From the records below, copy every line that contains the word "candidates".

[Stored data]
****
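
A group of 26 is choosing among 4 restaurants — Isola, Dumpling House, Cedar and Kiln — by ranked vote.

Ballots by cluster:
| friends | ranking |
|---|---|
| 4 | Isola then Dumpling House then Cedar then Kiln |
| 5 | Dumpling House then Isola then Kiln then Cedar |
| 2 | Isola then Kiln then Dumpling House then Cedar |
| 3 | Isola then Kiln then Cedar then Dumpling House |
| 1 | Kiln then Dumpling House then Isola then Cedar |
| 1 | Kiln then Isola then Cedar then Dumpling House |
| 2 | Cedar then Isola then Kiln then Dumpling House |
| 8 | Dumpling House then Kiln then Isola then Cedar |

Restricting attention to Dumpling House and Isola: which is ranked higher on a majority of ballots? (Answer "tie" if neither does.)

Dumpling House

Ballots ranking Dumpling House above Isola: 5 + 1 + 8 = 14.
Ballots ranking Isola above Dumpling House: 26 − 14 = 12.
Dumpling House wins the head-to-head 14–12.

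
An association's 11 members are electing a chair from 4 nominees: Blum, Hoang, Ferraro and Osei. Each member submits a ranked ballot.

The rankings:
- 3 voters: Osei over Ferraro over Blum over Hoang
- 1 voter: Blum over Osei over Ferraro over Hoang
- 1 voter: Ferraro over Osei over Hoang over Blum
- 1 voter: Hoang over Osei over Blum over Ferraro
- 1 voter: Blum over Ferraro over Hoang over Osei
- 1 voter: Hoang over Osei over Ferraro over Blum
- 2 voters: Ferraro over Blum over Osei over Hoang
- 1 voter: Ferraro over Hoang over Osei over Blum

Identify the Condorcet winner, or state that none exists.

Pairwise majorities:
Blum vs Hoang: Blum wins 7–4.
Blum vs Ferraro: Ferraro wins 8–3.
Blum vs Osei: Blum preferred on 1+1+2 = 4 ballots; Osei wins 7–4.
Hoang vs Ferraro: Ferraro, 9–2.
Hoang–Osei: Osei 7–4.
Ferraro vs Osei: Ferraro preferred on 1+1+2+1 = 5 ballots; Osei wins 6–5.
Only Osei has no losses; Osei is the Condorcet winner.

Osei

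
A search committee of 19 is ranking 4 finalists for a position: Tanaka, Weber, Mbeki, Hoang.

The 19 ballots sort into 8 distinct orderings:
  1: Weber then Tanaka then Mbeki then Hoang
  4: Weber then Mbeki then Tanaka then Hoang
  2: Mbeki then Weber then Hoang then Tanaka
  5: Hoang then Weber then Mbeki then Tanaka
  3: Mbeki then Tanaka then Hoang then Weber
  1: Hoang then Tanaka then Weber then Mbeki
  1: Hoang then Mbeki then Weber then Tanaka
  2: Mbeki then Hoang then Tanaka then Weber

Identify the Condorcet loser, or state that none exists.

Tanaka

Head-to-head results (19 committee members):
Tanaka vs Weber: Weber wins 13–6.
Tanaka vs Mbeki: 1+1 = 2 for Tanaka, 17 for Mbeki — Mbeki by 17–2.
Tanaka vs Hoang: 1+4+3 = 8 for Tanaka, 11 for Hoang — Hoang by 11–8.
Weber vs Mbeki: Weber wins 11–8.
Weber vs Hoang: 7 to 12, Hoang.
Mbeki vs Hoang: Mbeki wins 12–7.
Tanaka is beaten in every head-to-head and is the Condorcet loser.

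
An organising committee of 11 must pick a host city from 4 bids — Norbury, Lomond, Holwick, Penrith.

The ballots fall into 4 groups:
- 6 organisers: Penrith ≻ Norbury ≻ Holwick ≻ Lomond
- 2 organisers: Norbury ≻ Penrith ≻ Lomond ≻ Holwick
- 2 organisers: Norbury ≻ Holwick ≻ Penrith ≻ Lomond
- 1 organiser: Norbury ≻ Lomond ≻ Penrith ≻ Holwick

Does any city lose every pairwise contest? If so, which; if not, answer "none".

Lomond

Pairwise majorities:
Norbury vs Lomond: 6+2+2+1 = 11 for Norbury, 0 for Lomond — Norbury by 11–0.
Norbury vs Holwick: Norbury, 11–0.
Norbury vs Penrith: 5 to 6, Penrith.
Lomond–Holwick: Holwick 8–3.
Lomond vs Penrith: Penrith wins 10–1.
Holwick vs Penrith: Penrith wins 9–2.
Lomond loses to every other city — it is the Condorcet loser.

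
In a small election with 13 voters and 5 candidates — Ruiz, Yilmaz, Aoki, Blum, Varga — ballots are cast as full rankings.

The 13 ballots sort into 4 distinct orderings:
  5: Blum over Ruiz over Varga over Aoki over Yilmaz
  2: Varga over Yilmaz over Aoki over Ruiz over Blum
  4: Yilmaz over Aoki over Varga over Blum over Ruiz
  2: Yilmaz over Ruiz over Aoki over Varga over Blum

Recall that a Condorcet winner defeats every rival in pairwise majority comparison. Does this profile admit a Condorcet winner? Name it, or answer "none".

Pairwise majorities:
Ruiz vs Yilmaz: Ruiz preferred on 5 ballots; Yilmaz wins 8–5.
Ruiz vs Aoki: Ruiz is ranked higher on 5+2 = 7 ballots, Aoki on 6. Ruiz wins 7–6.
Ruiz vs Blum: 2+2 = 4 for Ruiz, 9 for Blum — Blum by 9–4.
Ruiz vs Varga: 7 to 6, Ruiz.
Yilmaz vs Aoki: Yilmaz is ranked higher on 2+4+2 = 8 ballots, Aoki on 5. Yilmaz wins 8–5.
Yilmaz vs Blum: 2+4+2 = 8 for Yilmaz, 5 for Blum — Yilmaz by 8–5.
Yilmaz vs Varga: 4+2 = 6 for Yilmaz, 7 for Varga — Varga by 7–6.
Aoki vs Blum: 2+4+2 = 8 for Aoki, 5 for Blum — Aoki by 8–5.
Aoki vs Varga: 4+2 = 6 for Aoki, 7 for Varga — Varga by 7–6.
Blum vs Varga: 5 to 8, Varga.
Each candidate drops at least one matchup (Ruiz loses to Yilmaz; Yilmaz loses to Varga; Aoki loses to Ruiz; Blum loses to Yilmaz; Varga loses to Ruiz); the cycle Ruiz → Aoki → Blum → Ruiz rules out a Condorcet winner.

none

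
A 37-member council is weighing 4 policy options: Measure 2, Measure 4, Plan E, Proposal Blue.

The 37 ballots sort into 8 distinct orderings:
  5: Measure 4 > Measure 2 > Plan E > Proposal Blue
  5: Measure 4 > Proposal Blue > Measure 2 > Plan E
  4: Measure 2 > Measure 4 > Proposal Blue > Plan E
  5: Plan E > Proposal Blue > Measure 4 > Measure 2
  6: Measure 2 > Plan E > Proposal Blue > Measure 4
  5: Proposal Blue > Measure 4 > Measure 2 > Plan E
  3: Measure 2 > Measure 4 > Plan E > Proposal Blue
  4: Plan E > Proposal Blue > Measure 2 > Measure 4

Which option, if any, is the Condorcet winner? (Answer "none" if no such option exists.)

Head-to-head results (37 council members):
Measure 2 vs Measure 4: 17 to 20, Measure 4.
Measure 2 vs Plan E: Measure 2 is ranked higher on 5+5+4+6+5+3 = 28 ballots, Plan E on 9. Measure 2 wins 28–9.
Measure 2 vs Proposal Blue: Measure 2 preferred on 5+4+6+3 = 18 ballots; Proposal Blue wins 19–18.
Measure 4 vs Plan E: Measure 4 preferred on 5+5+4+5+3 = 22 ballots; Measure 4 wins 22–15.
Measure 4 vs Proposal Blue: 5+5+4+3 = 17 for Measure 4, 20 for Proposal Blue — Proposal Blue by 20–17.
Plan E vs Proposal Blue: 23 to 14, Plan E.
Every option loses at least once (Measure 2 loses to Measure 4; Measure 4 loses to Proposal Blue; Plan E loses to Measure 2; Proposal Blue loses to Plan E). The majority relation contains the cycle Measure 2 > Plan E > Proposal Blue > Measure 2, so there is no Condorcet winner.

none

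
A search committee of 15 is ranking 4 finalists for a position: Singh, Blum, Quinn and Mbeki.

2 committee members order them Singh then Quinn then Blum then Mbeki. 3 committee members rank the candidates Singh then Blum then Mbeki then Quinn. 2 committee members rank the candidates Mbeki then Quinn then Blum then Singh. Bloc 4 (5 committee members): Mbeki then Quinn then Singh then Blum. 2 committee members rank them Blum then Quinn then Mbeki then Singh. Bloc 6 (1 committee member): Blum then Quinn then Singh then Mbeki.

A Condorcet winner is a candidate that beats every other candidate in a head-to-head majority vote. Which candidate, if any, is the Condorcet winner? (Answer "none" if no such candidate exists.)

Head-to-head results (15 committee members):
Singh vs Blum: 2+3+5 = 10 for Singh, 5 for Blum — Singh by 10–5.
Singh vs Quinn: 2+3 = 5 for Singh, 10 for Quinn — Quinn by 10–5.
Singh vs Mbeki: Singh is ranked higher on 2+3+1 = 6 ballots, Mbeki on 9. Mbeki wins 9–6.
Blum vs Quinn: Blum preferred on 3+2+1 = 6 ballots; Quinn wins 9–6.
Blum vs Mbeki: 8 to 7, Blum.
Quinn vs Mbeki: 5 to 10, Mbeki.
No candidate is unbeaten: Singh loses to Quinn; Blum loses to Singh; Quinn loses to Mbeki; Mbeki loses to Blum. In particular Singh beats Blum beats Mbeki beats Singh is a majority cycle — no Condorcet winner exists.

none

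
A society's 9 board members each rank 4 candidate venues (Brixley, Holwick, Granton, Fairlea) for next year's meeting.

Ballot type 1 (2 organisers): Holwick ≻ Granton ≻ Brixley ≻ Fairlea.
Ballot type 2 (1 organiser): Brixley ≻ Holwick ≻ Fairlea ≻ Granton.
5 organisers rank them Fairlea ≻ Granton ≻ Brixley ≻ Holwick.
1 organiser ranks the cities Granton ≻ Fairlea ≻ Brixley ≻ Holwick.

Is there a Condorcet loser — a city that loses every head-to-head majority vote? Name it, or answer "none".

Head-to-head results (9 organisers):
Brixley vs Holwick: 7 to 2, Brixley.
Brixley vs Granton: Granton wins 8–1.
Brixley vs Fairlea: Fairlea, 6–3.
Holwick–Granton: Granton 6–3.
Holwick vs Fairlea: 3 to 6, Fairlea.
Granton–Fairlea: Fairlea 6–3.
Only Holwick has no wins; Holwick is the Condorcet loser.

Holwick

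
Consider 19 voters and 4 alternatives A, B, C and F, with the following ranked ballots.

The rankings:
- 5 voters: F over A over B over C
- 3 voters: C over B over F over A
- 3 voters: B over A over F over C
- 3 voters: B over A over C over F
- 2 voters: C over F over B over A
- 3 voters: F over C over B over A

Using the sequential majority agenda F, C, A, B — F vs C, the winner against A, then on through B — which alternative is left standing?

F

Round 1: F vs C — 11–8, F advances.
Round 2: F vs A — 13–6, F advances.
Round 3: F vs B — 10–9, F advances.
F survives the agenda.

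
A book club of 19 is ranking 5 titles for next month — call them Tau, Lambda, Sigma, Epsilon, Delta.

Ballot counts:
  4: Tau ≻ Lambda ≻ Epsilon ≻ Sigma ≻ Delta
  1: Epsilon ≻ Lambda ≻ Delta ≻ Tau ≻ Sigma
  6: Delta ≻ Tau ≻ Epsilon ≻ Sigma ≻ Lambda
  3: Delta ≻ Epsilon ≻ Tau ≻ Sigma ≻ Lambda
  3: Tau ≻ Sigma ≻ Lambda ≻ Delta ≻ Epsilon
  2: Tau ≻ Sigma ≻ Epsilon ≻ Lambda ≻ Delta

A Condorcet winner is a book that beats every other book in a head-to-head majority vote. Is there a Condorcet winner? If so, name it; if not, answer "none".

none

Pairwise majorities:
Tau vs Lambda: Tau, 18–1.
Tau vs Sigma: Tau wins 19–0.
Tau vs Epsilon: Tau, 15–4.
Tau–Delta: Delta 10–9.
Lambda vs Sigma: Lambda preferred on 4+1 = 5 ballots; Sigma wins 14–5.
Lambda vs Epsilon: Lambda preferred on 4+3 = 7 ballots; Epsilon wins 12–7.
Lambda vs Delta: 10 to 9, Lambda.
Sigma vs Epsilon: 5 to 14, Epsilon.
Sigma vs Delta: Sigma is ranked higher on 4+3+2 = 9 ballots, Delta on 10. Delta wins 10–9.
Epsilon–Delta: Delta 12–7.
Every book loses at least once (Tau loses to Delta; Lambda loses to Tau; Sigma loses to Tau; Epsilon loses to Tau; Delta loses to Lambda). The majority relation contains the cycle Tau > Lambda > Delta > Tau, so there is no Condorcet winner.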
****
* **Output below**
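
In a small election with 13 voters and 5 candidates — Ruiz, Yilmaz, Aoki, Blum, Varga — ballots are cast as full rankings.
2 committee members order them Singh then Quinn then Blum then Mbeki. 3 committee members rank the candidates Singh then Blum then Mbeki then Quinn. 2 committee members rank the candidates Mbeki then Quinn then Blum then Singh. Bloc 4 (5 committee members): Mbeki then Quinn then Singh then Blum. 2 committee members rank them Blum then Quinn then Mbeki then Singh. Bloc 6 (1 committee member): Blum then Quinn then Singh then Mbeki.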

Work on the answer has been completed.